* TASK *
What lines below contain the word "Derivative"? Please pull each one out.

* INPUT DATA *
•••

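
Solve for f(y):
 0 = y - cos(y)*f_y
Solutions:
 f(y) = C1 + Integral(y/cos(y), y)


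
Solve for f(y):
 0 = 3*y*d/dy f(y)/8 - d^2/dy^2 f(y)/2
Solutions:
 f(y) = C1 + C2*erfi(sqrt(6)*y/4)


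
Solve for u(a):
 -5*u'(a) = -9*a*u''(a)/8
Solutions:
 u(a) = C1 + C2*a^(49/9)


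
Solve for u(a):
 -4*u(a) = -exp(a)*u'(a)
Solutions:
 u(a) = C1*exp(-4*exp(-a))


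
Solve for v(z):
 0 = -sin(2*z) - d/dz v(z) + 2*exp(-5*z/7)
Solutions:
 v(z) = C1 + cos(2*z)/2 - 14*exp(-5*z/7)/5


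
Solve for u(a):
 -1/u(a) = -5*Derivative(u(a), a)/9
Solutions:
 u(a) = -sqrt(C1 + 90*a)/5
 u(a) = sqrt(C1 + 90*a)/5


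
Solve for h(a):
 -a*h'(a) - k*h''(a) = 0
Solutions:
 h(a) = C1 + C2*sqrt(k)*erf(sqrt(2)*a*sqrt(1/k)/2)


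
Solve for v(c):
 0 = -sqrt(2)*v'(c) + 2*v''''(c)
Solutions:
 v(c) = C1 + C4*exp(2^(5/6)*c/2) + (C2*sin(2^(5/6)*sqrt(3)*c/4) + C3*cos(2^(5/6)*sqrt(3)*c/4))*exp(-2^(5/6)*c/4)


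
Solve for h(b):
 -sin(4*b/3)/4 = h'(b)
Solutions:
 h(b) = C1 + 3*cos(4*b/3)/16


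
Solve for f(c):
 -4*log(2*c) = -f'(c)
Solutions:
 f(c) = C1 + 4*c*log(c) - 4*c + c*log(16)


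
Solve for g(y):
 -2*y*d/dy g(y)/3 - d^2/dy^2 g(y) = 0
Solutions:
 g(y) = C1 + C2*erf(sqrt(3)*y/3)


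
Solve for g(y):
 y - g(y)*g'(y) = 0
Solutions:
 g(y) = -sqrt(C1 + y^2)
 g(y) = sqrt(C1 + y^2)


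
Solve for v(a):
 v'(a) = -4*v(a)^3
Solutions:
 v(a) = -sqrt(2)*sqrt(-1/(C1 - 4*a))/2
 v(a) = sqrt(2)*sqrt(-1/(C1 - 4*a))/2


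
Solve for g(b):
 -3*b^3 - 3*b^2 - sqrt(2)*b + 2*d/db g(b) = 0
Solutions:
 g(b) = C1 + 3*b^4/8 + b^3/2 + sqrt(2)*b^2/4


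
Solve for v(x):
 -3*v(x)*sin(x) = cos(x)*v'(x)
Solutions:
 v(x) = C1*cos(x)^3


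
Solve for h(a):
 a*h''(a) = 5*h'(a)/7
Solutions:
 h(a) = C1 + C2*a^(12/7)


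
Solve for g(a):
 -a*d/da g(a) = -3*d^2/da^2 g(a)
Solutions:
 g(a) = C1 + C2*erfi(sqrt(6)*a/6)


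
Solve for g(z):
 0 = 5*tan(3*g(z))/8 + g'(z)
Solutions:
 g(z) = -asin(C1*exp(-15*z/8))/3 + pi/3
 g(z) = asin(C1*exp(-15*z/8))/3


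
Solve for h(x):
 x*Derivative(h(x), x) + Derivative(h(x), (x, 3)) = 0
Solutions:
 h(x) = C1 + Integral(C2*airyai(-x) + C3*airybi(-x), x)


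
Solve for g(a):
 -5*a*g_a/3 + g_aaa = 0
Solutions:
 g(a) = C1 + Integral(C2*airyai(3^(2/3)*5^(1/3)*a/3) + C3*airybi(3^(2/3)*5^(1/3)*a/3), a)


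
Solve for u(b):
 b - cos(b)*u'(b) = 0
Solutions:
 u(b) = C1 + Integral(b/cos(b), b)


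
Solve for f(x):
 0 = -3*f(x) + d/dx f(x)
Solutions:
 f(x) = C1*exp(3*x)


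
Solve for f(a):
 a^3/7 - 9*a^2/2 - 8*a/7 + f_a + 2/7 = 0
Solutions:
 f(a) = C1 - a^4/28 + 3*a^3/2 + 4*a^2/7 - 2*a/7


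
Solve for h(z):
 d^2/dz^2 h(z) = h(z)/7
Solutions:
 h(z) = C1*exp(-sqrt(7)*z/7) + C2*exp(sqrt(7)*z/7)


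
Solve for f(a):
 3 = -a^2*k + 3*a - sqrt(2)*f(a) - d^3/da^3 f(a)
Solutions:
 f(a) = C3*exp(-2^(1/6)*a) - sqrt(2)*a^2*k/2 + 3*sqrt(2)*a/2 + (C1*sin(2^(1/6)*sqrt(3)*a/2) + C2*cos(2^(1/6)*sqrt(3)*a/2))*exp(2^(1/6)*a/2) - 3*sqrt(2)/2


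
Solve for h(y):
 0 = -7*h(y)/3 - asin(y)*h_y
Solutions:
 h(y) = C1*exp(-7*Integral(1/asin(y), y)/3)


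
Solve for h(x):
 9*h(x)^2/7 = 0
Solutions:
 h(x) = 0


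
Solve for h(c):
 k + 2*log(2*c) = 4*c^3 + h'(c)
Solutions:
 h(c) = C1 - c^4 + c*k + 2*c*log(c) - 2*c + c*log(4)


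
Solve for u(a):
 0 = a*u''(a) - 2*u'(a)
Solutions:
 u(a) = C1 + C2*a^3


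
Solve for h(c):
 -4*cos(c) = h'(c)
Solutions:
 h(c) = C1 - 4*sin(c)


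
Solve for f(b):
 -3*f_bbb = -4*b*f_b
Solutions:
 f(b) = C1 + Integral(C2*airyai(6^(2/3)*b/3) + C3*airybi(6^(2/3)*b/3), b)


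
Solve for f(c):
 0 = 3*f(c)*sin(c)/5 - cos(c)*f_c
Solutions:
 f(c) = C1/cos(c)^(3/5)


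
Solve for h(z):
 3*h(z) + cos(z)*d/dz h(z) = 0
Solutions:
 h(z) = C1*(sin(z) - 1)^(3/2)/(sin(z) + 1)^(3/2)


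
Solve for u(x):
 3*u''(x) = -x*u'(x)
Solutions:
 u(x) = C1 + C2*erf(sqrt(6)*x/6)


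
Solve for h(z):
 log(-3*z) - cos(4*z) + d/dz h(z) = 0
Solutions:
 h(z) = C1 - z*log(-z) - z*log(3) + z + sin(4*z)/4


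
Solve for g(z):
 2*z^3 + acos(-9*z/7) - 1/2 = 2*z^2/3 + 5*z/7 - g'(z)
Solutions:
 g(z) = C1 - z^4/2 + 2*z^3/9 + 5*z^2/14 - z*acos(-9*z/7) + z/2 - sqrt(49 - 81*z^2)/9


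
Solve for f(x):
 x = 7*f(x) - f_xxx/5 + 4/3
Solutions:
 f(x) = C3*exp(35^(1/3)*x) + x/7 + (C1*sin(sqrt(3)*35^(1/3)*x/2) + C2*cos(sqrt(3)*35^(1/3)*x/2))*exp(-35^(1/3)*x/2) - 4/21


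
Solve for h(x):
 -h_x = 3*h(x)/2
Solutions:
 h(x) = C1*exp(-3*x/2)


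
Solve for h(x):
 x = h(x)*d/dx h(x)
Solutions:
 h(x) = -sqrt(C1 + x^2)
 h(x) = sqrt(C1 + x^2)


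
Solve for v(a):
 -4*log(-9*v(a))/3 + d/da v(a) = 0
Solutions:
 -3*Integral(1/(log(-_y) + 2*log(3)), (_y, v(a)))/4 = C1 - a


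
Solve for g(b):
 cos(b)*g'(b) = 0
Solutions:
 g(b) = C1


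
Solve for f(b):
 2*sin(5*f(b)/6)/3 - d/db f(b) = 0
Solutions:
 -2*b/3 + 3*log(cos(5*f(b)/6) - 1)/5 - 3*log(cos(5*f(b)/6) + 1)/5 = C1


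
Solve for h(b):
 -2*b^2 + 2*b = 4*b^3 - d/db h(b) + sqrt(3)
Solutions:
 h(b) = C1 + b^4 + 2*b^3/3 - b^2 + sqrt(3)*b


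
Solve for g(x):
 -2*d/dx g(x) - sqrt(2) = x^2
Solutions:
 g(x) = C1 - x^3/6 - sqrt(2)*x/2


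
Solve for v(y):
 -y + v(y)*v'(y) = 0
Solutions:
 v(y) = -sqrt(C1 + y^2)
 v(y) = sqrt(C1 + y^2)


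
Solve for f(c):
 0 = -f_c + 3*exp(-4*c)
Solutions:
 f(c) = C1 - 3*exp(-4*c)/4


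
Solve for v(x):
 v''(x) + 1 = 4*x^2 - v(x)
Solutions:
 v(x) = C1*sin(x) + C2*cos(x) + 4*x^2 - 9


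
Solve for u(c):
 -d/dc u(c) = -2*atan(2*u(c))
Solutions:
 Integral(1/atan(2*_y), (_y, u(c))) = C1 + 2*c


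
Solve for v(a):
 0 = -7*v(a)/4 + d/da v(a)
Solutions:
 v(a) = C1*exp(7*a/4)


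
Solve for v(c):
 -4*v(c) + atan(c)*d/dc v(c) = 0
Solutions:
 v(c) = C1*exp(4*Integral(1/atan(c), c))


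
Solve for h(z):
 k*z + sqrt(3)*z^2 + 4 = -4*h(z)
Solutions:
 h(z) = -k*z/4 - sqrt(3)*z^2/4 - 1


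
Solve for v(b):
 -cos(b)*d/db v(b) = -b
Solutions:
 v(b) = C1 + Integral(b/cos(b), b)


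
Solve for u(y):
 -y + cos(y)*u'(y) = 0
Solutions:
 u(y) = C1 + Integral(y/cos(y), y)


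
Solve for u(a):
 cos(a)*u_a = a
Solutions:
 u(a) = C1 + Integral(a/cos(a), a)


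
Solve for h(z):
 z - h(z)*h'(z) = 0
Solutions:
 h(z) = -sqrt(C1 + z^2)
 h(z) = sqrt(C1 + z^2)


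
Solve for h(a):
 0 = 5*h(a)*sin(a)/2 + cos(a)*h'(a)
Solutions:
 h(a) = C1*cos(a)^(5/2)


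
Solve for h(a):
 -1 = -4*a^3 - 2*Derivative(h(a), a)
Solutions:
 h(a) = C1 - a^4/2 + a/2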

•••

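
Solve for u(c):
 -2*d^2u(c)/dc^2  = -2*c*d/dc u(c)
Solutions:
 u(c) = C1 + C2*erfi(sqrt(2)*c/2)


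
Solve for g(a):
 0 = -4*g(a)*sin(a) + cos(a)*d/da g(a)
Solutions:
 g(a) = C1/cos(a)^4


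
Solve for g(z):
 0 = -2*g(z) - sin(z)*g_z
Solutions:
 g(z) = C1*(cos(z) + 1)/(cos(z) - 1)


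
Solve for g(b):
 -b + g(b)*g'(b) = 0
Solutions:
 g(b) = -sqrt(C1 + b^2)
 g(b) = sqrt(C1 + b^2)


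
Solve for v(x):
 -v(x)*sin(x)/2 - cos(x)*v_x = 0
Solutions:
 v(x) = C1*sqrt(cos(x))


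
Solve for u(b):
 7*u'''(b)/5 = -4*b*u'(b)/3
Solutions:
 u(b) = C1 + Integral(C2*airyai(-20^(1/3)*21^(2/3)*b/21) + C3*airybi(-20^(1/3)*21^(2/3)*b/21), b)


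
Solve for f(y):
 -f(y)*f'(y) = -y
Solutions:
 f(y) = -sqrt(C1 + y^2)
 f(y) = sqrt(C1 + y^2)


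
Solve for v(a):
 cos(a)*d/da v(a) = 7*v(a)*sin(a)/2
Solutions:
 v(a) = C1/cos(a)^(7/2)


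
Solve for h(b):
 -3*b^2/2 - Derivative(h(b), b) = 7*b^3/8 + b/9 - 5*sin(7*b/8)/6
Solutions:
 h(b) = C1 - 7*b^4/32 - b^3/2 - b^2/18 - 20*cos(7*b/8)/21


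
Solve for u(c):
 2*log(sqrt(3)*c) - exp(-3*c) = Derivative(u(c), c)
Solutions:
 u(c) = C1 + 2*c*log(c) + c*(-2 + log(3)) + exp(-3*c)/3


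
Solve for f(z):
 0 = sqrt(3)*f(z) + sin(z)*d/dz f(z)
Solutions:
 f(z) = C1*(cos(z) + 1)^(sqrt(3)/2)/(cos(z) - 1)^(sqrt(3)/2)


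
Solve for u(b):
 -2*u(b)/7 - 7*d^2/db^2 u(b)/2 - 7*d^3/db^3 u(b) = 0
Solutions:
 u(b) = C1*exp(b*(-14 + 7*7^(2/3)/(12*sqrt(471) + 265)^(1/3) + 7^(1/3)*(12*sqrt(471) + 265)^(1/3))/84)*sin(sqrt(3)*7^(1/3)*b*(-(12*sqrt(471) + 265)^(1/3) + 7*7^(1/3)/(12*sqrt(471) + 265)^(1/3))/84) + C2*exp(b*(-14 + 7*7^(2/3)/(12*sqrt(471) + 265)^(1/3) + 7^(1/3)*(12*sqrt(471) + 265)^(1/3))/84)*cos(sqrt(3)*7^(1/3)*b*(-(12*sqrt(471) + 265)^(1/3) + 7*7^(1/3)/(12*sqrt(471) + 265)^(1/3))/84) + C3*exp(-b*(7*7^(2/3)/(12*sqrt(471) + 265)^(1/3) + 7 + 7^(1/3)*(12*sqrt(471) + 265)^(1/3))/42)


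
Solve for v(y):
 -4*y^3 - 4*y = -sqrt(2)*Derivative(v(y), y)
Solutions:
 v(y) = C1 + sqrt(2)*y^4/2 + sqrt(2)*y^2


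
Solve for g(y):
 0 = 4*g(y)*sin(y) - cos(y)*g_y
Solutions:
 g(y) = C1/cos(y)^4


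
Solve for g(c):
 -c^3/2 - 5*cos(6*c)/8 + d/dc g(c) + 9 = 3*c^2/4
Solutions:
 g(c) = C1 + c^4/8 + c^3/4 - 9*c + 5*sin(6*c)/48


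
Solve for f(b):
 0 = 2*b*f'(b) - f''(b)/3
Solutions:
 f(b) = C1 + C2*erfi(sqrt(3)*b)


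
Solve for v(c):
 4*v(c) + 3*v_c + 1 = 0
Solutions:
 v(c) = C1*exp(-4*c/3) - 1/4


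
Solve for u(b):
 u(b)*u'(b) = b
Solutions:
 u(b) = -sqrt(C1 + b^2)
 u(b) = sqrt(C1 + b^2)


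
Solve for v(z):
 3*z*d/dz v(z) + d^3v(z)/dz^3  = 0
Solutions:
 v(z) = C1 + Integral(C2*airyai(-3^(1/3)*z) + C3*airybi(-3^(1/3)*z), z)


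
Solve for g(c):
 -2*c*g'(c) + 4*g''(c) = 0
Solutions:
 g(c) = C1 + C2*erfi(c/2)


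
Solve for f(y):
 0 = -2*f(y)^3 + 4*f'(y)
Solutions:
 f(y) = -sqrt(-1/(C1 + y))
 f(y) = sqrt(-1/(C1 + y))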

•••

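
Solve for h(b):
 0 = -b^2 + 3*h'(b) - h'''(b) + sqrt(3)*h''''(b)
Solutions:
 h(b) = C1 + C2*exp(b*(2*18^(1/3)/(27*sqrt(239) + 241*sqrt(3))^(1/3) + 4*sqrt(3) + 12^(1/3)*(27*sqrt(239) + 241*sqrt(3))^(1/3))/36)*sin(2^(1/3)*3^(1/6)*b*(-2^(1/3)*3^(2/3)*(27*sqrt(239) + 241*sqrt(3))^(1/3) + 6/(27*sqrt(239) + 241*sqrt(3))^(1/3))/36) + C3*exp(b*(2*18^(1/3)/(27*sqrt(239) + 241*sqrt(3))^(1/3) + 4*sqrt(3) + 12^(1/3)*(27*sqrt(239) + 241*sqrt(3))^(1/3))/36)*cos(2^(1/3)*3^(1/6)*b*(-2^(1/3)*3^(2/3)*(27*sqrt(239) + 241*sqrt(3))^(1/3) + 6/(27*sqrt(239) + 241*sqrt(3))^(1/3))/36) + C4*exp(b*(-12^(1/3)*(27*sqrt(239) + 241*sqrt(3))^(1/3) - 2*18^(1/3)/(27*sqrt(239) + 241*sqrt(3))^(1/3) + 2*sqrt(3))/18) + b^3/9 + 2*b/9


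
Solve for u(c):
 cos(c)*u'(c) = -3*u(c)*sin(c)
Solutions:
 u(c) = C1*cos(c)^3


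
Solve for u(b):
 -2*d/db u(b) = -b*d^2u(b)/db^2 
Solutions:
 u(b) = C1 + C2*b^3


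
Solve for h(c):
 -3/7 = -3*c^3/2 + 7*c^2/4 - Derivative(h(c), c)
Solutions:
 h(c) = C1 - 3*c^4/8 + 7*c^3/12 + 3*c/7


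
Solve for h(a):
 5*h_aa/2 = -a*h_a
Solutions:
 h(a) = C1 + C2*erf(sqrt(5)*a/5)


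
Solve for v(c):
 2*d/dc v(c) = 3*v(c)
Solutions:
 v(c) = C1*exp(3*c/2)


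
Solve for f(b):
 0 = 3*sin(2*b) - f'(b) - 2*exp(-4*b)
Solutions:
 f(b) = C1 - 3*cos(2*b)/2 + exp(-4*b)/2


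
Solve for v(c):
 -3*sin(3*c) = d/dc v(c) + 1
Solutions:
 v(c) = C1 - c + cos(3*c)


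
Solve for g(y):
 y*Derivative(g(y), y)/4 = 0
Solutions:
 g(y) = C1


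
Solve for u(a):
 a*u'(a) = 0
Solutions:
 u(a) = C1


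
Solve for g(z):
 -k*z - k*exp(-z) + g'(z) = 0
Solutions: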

•••

* YOUR RESPONSE *
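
 -1/u(a) = -5*Derivative(u(a), a)/9
 x*Derivative(h(x), x) + Derivative(h(x), (x, 3)) = 0
 -1 = -4*a^3 - 2*Derivative(h(a), a)
 -3*b^2/2 - Derivative(h(b), b) = 7*b^3/8 + b/9 - 5*sin(7*b/8)/6
 2*log(sqrt(3)*c) - exp(-3*c) = Derivative(u(c), c)
 -4*y^3 - 4*y = -sqrt(2)*Derivative(v(y), y)
 -3/7 = -3*c^3/2 + 7*c^2/4 - Derivative(h(c), c)
 y*Derivative(g(y), y)/4 = 0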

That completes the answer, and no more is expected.